→ **Activity**
Write out, word for word, every line in the data below from the one containing "Take the toy" to the one containing "4. hex bytes 4d 68 f6 87", both of them included.
◆ ◆ ◆ ◆ ◆ ◆ ◆
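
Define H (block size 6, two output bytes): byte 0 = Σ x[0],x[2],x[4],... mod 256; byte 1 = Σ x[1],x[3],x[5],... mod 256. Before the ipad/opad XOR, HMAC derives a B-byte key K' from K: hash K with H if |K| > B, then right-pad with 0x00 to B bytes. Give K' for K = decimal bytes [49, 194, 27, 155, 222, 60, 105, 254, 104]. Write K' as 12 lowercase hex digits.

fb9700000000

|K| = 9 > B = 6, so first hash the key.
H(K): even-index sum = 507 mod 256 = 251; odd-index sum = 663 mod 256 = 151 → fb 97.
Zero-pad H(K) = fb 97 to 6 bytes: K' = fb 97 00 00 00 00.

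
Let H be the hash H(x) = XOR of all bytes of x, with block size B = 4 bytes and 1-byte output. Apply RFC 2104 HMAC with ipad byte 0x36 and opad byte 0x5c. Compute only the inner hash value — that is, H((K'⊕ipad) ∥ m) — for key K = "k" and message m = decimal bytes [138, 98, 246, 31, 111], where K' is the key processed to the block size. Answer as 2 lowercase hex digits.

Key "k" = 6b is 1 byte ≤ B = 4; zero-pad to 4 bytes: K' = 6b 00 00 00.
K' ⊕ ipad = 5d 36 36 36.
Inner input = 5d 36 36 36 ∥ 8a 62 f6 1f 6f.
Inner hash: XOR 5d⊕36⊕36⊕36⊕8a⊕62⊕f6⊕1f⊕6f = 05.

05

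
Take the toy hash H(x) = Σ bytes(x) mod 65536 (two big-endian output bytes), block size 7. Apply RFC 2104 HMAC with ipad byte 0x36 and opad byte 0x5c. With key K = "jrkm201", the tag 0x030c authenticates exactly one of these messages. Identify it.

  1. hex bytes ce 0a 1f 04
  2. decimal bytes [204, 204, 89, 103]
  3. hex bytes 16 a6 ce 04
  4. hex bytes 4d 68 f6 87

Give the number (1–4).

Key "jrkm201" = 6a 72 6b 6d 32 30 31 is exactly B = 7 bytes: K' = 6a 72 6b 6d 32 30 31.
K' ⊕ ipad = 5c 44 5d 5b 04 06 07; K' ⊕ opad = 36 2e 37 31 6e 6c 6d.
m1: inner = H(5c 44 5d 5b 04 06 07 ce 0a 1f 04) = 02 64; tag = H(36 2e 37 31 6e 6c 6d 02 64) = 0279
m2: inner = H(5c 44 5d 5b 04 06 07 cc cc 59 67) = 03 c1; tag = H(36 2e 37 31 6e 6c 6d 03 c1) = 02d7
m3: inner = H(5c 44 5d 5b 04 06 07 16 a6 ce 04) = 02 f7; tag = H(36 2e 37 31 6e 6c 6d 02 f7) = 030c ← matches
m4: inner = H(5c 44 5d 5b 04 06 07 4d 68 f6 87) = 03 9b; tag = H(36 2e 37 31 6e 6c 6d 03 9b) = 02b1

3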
◆ ◆ ◆ ◆ ◆ ◆ ◆
→ **Written answer**
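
Take the toy hash H(x) = Σ bytes(x) mod 65536 (two big-endian output bytes), block size 7. Apply RFC 2104 HMAC with ipad byte 0x36 and opad byte 0x5c. With key K = "jrkm201", the tag 0x030c authenticates exactly one of these messages. Identify it.

  1. hex bytes ce 0a 1f 04
  2. decimal bytes [204, 204, 89, 103]
  3. hex bytes 16 a6 ce 04
  4. hex bytes 4d 68 f6 87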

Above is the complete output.